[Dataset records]
▬▬▬▬▬▬

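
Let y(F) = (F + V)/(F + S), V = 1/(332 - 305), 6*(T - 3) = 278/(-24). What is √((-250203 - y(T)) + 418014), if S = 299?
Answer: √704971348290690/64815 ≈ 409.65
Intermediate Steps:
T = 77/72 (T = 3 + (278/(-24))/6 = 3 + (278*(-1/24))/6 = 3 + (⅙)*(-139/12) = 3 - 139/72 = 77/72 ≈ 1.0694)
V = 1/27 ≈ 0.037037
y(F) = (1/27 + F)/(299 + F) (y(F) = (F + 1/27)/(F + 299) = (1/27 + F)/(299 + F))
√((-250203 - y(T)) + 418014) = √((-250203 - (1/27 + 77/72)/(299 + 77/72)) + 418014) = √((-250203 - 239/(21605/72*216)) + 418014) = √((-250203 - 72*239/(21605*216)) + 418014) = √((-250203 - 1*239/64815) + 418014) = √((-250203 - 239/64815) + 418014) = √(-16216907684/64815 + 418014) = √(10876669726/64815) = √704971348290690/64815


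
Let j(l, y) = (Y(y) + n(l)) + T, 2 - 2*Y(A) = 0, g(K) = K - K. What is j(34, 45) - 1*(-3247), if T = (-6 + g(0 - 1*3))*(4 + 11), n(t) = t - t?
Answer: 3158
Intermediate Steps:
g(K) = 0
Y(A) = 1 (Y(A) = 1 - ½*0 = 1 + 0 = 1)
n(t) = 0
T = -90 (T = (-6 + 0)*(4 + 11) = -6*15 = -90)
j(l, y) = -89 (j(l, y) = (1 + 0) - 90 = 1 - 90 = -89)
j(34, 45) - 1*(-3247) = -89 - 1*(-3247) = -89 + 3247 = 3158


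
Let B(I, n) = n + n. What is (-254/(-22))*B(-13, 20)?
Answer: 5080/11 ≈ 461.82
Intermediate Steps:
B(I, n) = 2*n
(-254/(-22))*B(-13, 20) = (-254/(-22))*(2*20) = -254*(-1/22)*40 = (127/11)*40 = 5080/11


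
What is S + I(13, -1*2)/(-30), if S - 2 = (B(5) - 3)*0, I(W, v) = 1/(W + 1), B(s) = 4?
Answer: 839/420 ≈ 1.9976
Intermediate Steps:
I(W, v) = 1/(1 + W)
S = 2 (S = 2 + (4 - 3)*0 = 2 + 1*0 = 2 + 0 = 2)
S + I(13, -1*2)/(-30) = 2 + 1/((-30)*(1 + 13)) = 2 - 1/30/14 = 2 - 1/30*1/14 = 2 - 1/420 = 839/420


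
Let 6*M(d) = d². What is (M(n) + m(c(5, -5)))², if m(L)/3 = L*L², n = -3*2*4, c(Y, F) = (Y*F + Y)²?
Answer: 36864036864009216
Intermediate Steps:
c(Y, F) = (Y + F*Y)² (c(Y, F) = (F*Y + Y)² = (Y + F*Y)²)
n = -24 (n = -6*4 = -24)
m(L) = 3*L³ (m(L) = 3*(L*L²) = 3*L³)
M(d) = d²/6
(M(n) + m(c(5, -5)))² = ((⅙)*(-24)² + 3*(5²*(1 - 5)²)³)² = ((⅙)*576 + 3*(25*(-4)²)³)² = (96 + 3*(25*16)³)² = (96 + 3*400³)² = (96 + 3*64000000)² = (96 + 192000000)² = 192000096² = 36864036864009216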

▬▬▬▬▬▬

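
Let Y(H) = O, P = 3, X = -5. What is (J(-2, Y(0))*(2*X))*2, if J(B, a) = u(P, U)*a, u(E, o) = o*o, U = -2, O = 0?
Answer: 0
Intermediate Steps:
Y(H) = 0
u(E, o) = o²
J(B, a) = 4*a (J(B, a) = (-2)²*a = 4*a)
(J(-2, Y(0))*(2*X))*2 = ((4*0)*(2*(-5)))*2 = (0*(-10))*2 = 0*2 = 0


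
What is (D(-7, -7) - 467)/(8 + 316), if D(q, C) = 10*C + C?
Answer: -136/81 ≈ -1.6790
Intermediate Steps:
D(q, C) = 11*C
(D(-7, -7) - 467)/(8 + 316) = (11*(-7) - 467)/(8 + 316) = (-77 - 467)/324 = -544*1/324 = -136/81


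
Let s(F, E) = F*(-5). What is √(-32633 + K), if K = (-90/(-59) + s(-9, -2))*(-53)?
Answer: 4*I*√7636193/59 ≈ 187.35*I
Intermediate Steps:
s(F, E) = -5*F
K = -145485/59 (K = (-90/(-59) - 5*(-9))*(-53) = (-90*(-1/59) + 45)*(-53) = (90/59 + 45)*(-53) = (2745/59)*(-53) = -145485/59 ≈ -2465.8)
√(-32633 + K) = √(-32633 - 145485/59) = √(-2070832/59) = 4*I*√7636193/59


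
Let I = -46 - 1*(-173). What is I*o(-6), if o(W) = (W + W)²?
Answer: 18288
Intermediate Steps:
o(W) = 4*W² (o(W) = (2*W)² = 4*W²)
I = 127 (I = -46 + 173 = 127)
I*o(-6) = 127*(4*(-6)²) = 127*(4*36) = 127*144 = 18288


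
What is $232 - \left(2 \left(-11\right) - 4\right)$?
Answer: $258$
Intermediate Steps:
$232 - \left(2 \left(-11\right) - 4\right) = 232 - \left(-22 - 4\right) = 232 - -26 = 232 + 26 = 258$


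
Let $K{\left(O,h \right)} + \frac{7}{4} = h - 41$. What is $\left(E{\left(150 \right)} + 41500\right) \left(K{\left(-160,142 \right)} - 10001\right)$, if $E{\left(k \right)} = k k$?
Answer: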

▬▬▬▬▬▬

_What you are asked to do_: Copy the lines above exactly, beginning at the line that has "Let y(F) = (F" and stopping after the line that has "Answer: √704971348290690/64815 ≈ 409.65", and omit the rest.

_Your response_:
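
Let y(F) = (F + V)/(F + S), V = 1/(332 - 305), 6*(T - 3) = 278/(-24). What is √((-250203 - y(T)) + 418014), if S = 299?
Answer: √704971348290690/64815 ≈ 409.65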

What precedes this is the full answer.